═════ Exercise input ═════
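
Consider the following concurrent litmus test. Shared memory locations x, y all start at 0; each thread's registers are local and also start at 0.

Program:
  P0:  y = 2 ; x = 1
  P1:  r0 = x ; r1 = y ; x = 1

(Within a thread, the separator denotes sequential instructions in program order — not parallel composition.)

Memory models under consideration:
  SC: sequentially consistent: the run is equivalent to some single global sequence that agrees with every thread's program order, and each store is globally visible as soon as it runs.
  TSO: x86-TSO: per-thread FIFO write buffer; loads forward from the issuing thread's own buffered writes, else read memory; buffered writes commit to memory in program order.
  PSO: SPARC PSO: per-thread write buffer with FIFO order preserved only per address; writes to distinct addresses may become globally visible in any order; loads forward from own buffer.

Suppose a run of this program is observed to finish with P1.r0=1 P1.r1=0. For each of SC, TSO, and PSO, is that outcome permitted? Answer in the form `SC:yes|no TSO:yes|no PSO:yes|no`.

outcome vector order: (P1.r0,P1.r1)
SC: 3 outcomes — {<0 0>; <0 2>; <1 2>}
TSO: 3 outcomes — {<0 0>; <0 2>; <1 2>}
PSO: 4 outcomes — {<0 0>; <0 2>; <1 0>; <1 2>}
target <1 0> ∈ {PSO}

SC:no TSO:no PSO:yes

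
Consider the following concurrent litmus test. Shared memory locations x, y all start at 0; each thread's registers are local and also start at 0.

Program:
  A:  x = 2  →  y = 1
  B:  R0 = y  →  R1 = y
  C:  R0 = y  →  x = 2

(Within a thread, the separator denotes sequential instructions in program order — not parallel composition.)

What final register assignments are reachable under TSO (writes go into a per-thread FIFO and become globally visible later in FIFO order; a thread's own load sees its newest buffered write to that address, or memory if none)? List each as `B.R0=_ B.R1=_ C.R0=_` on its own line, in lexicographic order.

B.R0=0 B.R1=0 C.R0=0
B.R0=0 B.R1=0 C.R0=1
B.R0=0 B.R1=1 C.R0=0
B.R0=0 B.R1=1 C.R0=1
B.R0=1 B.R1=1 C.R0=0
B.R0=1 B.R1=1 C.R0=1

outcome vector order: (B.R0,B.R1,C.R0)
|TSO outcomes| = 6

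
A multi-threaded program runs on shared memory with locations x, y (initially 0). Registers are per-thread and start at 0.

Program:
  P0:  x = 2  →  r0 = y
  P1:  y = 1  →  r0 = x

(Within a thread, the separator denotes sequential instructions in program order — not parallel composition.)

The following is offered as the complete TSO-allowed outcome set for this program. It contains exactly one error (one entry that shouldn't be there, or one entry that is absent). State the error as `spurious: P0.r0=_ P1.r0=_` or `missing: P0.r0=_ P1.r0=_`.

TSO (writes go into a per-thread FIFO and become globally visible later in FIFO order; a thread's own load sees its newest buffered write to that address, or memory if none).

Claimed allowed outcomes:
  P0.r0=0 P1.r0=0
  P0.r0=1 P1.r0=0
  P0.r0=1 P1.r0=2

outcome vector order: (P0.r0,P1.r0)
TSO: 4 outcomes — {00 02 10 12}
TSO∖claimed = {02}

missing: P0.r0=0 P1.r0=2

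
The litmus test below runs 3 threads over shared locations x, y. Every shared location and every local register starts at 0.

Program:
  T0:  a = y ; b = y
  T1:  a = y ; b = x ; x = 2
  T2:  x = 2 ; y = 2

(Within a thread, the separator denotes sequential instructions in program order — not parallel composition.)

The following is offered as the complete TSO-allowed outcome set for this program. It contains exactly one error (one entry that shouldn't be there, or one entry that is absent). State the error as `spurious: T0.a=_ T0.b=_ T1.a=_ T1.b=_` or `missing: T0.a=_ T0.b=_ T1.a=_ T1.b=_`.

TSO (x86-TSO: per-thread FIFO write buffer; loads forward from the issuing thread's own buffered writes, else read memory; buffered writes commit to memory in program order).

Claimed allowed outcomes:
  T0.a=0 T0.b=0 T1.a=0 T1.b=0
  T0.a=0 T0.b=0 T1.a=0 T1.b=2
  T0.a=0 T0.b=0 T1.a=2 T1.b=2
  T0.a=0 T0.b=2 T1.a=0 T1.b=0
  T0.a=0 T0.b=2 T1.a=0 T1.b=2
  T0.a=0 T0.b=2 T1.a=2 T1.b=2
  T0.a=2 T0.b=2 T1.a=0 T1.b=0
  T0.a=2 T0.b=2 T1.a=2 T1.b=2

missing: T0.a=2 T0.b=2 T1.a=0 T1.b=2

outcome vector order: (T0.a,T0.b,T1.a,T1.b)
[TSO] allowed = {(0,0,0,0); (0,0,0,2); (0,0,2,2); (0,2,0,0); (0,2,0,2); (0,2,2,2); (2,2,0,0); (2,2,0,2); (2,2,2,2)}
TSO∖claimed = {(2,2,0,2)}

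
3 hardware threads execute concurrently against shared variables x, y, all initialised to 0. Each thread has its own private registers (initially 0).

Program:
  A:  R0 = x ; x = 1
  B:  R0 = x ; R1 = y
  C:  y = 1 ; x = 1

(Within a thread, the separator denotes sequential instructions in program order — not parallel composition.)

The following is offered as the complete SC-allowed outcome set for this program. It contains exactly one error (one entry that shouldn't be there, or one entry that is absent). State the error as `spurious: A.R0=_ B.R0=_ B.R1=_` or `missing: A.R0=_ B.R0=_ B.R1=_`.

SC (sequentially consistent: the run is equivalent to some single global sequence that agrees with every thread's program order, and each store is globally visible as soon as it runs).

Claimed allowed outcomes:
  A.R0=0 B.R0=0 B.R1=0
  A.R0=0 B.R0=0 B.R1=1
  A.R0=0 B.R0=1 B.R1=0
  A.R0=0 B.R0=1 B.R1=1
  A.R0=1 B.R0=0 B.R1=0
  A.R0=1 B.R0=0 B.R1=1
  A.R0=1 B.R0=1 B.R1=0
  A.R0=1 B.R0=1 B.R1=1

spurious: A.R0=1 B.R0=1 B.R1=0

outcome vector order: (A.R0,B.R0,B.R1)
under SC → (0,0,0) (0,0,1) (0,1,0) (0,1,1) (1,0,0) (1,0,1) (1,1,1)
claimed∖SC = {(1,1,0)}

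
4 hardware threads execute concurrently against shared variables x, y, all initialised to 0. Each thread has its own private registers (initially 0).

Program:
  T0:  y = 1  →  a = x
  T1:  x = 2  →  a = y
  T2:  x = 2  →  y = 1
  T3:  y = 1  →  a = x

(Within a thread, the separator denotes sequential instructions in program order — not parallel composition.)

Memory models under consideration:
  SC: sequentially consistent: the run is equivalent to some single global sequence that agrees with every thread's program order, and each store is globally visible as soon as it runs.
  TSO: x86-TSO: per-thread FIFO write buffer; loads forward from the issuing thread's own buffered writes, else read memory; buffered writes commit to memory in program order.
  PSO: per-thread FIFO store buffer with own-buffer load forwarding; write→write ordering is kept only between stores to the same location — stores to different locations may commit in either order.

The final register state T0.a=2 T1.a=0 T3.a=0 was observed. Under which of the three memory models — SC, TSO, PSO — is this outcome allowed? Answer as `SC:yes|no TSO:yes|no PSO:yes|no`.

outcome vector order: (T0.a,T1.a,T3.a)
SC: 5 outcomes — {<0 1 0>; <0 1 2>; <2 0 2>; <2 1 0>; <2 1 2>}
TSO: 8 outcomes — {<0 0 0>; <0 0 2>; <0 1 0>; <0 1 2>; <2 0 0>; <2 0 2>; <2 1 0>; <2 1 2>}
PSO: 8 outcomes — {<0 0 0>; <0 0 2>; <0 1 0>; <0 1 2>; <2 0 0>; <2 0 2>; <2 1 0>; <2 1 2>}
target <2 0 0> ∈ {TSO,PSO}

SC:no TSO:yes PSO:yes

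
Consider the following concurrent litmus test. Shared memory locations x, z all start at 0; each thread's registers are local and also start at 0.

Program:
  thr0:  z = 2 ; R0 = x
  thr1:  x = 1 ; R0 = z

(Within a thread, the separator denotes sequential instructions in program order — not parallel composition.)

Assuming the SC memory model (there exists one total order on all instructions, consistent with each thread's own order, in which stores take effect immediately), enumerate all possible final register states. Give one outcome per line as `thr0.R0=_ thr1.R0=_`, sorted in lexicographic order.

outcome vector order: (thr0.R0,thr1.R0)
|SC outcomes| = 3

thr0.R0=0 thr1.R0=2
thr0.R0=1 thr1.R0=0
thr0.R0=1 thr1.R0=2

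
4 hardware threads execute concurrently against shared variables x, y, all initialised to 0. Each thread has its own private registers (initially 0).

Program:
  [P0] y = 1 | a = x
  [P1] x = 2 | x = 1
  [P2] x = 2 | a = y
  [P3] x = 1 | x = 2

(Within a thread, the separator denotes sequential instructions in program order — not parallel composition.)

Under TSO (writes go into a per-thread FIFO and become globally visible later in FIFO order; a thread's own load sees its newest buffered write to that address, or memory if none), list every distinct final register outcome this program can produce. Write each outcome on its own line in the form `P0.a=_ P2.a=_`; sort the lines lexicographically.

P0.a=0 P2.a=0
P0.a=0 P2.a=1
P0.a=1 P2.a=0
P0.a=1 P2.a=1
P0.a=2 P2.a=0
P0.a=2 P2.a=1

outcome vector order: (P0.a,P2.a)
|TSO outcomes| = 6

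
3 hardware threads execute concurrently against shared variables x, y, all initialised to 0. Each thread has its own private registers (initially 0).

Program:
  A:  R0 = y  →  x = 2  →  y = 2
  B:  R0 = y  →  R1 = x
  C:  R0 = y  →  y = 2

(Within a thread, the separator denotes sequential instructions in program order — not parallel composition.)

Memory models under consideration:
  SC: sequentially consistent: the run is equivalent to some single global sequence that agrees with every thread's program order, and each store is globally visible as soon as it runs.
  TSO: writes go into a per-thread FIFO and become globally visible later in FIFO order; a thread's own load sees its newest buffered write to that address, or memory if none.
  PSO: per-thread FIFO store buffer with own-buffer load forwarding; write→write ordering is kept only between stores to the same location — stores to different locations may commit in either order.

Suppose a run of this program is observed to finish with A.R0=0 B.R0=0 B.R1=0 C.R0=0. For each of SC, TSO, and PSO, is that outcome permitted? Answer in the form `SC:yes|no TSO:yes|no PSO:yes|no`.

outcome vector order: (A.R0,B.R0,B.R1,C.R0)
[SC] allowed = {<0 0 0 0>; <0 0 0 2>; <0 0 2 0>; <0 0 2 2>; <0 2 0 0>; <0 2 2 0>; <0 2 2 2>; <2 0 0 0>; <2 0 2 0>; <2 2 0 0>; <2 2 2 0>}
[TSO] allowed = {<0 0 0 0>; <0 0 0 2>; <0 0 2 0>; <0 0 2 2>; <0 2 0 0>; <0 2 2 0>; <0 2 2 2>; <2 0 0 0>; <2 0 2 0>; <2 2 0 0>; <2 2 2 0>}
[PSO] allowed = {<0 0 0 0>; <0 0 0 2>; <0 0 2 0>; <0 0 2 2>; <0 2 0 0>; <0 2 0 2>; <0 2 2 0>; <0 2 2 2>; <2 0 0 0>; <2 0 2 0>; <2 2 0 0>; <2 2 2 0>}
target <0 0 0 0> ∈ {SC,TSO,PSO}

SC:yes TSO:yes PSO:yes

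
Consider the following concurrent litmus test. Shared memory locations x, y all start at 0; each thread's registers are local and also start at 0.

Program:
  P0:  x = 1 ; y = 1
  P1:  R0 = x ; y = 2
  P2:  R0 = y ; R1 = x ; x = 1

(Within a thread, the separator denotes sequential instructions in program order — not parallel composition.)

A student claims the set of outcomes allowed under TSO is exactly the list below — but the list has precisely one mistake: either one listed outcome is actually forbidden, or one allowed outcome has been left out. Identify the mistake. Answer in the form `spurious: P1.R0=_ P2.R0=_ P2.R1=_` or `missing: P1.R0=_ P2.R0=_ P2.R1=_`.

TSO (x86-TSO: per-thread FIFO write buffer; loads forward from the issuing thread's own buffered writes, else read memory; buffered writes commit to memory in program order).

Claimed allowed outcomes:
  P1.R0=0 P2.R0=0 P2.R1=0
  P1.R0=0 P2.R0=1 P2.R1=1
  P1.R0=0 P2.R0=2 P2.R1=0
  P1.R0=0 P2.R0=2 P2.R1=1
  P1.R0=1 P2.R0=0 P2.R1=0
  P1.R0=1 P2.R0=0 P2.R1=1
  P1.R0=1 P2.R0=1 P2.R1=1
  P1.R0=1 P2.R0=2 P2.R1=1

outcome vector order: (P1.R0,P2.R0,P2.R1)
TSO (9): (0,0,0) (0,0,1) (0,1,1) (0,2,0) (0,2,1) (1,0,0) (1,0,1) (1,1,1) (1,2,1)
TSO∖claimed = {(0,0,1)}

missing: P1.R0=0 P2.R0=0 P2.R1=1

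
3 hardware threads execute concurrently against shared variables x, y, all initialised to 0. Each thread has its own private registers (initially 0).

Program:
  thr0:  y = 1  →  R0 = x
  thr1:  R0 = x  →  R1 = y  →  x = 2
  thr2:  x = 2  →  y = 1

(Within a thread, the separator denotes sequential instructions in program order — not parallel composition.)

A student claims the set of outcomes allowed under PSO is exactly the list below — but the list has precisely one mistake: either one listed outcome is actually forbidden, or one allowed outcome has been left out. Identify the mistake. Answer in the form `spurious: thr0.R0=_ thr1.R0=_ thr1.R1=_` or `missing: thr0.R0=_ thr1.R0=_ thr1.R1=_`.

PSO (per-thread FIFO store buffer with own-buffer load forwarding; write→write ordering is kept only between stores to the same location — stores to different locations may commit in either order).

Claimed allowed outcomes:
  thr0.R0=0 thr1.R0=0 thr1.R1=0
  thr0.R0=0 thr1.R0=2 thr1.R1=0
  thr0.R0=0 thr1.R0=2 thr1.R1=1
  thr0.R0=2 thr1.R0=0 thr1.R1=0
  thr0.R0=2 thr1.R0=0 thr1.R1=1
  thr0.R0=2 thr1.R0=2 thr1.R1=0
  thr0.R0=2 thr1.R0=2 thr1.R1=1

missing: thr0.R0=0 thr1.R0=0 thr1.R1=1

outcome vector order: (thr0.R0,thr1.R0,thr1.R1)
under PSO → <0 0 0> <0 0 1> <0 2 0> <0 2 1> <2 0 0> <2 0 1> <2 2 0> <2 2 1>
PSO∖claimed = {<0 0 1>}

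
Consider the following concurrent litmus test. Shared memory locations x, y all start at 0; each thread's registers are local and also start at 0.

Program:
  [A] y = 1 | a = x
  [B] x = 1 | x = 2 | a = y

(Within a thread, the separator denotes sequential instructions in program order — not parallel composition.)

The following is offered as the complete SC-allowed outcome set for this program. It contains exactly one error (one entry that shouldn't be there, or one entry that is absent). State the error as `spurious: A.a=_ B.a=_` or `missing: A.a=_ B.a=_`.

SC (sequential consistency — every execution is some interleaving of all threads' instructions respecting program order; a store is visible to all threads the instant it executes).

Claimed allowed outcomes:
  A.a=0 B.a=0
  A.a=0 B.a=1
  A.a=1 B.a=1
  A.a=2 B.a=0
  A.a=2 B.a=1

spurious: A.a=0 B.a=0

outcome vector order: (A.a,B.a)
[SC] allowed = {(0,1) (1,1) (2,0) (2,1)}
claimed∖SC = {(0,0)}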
═════
Copy out word for word each line of the listing, from the very first line down to the line containing "r1 = y ; x = 1", and stop after that line.

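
Consider the following concurrent litmus test. Shared memory locations x, y all start at 0; each thread's registers are local and also start at 0.

Program:
  P0:  y = 2 ; x = 1
  P1:  r0 = x ; r1 = y ; x = 1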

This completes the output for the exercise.